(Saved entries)

☆ ☆ ☆

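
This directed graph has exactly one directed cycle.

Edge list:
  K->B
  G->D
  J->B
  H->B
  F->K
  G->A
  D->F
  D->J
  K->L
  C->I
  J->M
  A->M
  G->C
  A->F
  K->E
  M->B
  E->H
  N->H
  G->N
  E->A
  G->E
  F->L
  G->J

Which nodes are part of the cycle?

A, E, F, K

DFS with gray/black marking from E:
E gray
  A gray
    M gray
      B gray
      B black
    M black
    F gray
      K gray
        L gray
        L black
        K→B: B black — skip
        K→E: E is gray → back edge
Back edge closes the cycle E → A → F → K → E; its vertices are {A, E, F, K}.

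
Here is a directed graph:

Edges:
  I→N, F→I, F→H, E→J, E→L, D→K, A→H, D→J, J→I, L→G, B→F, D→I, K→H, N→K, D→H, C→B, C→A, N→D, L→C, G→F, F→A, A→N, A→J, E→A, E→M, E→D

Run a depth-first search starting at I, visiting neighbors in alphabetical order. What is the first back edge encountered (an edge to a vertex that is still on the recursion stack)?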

☆ ☆ ☆

▶ **Description of the task**: Each line in the records above must be returned exactly as it stands.

▶ **Written solution**:
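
This directed graph has exactly one directed cycle.

Edge list:
  K->B
  G->D
  J->B
  H->B
  F->K
  G->A
  D->F
  D->J
  K->L
  C->I
  J->M
  A->M
  G->C
  A->F
  K->E
  M->B
  E->H
  N->H
  G->N
  E->A
  G->E
  F->L
  G->J

Which nodes are part of the cycle?

A, E, F, K

DFS with gray/black marking from E:
E gray
  A gray
    M gray
      B gray
      B black
    M black
    F gray
      K gray
        L gray
        L black
        K→B: B black — skip
        K→E: E is gray → back edge
Back edge closes the cycle E → A → F → K → E; its vertices are {A, E, F, K}.

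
Here is a directed graph:

Edges:
  I→N, F→I, F→H, E→J, E→L, D→K, A→H, D→J, J→I, L→G, B→F, D→I, K→H, N→K, D→H, C→B, C→A, N→D, L→C, G→F, F→A, A→N, A→J, E→A, E→M, E→D

Run a depth-first search starting at I, visiting neighbors in alphabetical order. What is the first back edge encountered (an edge to a vertex that is still on the recursion stack)?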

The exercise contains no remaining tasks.